Count every line in the records below that contains the string "Answer". Report that number alone.

-------- Input

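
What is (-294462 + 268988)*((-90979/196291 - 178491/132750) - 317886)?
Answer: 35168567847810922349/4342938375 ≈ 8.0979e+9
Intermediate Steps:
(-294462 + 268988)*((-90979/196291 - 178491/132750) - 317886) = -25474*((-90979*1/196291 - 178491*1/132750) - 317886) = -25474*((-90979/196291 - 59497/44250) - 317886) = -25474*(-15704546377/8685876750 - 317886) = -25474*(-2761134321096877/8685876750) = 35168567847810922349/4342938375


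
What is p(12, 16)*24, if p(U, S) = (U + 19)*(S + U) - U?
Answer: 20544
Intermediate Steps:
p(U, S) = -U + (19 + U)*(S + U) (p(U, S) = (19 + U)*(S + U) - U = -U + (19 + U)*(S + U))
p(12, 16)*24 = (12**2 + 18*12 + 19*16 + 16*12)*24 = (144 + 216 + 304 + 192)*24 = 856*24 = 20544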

----------------
-------- Input

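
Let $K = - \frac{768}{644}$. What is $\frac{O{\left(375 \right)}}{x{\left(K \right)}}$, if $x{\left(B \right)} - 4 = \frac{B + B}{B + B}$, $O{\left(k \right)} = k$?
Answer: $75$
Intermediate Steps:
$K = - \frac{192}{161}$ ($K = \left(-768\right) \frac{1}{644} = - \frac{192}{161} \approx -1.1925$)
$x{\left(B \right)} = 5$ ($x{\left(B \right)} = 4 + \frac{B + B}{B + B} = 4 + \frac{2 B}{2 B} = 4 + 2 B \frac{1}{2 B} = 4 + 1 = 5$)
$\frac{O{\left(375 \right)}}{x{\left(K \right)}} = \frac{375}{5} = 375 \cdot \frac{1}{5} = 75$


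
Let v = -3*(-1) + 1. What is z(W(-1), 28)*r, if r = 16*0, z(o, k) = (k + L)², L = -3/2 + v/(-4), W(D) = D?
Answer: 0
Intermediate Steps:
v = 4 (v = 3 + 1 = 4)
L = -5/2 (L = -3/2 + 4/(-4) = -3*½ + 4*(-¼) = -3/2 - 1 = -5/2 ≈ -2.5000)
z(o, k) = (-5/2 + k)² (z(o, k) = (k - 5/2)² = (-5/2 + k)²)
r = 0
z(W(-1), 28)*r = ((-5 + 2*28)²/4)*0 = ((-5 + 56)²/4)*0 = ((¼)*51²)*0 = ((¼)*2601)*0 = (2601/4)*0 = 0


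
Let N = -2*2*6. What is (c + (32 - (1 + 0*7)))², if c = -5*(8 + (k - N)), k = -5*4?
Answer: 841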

----------------

Output ▸ 5